━━━ DATA PROVIDED ━━━

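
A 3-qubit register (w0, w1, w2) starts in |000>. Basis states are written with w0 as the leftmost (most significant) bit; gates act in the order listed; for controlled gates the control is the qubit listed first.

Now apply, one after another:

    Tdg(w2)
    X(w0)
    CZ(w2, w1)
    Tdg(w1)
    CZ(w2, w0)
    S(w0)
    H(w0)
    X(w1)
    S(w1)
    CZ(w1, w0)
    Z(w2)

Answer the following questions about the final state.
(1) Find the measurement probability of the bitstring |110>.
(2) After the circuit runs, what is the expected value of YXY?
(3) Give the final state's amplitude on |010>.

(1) The probability of measuring |110> is 1/2.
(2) The observable YXY averages to 0.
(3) The amplitude on |010> is -sqrt(2)/2.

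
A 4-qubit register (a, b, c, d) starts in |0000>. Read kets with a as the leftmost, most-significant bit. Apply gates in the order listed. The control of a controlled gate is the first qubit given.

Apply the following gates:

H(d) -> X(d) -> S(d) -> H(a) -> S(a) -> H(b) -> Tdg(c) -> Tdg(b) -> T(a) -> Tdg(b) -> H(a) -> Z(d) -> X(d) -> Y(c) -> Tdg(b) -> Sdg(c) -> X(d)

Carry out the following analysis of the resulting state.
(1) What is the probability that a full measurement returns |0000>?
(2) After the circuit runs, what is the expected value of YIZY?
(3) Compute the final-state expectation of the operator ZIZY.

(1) The probability of measuring |0000> is 0.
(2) The observable YIZY averages to -sqrt(2)/2.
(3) In the final state, ZIZY has expectation -sqrt(2)/2.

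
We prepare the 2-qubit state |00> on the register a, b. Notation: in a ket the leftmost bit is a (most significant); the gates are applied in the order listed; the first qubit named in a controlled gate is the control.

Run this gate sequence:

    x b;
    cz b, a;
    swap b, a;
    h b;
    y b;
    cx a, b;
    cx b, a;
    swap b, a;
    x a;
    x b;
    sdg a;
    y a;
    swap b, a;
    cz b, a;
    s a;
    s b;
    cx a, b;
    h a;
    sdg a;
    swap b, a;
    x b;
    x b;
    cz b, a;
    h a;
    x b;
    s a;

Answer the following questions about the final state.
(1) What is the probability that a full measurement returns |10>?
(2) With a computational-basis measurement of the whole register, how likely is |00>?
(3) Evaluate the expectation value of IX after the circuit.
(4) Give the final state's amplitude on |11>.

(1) The probability of measuring |10> is 1/4. Key observation: gates 21-22 undo each other exactly, leaving only the rest of the circuit to track.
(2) Outcome |00> occurs with probability 1/4.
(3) The expectation value of IX is -1.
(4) The final state's coefficient on |11> equals sqrt(2)*(1 + I)/4.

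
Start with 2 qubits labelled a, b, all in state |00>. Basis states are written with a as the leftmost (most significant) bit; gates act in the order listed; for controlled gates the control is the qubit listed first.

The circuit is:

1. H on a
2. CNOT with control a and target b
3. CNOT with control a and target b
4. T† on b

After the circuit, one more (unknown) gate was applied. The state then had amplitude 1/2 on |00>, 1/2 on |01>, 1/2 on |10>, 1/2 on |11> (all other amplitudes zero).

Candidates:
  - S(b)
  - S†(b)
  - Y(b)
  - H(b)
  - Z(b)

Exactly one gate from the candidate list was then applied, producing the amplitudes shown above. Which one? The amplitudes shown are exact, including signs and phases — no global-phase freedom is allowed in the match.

The unique candidate consistent with the amplitudes is H(b).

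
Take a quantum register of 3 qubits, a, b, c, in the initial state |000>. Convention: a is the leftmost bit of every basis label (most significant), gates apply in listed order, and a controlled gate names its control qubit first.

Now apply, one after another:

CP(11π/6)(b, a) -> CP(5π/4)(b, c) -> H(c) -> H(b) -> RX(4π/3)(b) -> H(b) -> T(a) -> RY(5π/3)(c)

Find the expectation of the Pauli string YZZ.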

━━━

TASK BRIEF =
The expected result is every line above containing the string "final".

SOLUTION BELOW =
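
Answer the following questions about the final state.
(3) Give the final state's amplitude on |010>.
(3) Compute the final-state expectation of the operator ZIZY.
(3) In the final state, ZIZY has expectation -sqrt(2)/2.
Answer the following questions about the final state.
(4) Give the final state's amplitude on |11>.
(4) The final state's coefficient on |11> equals sqrt(2)*(1 + I)/4.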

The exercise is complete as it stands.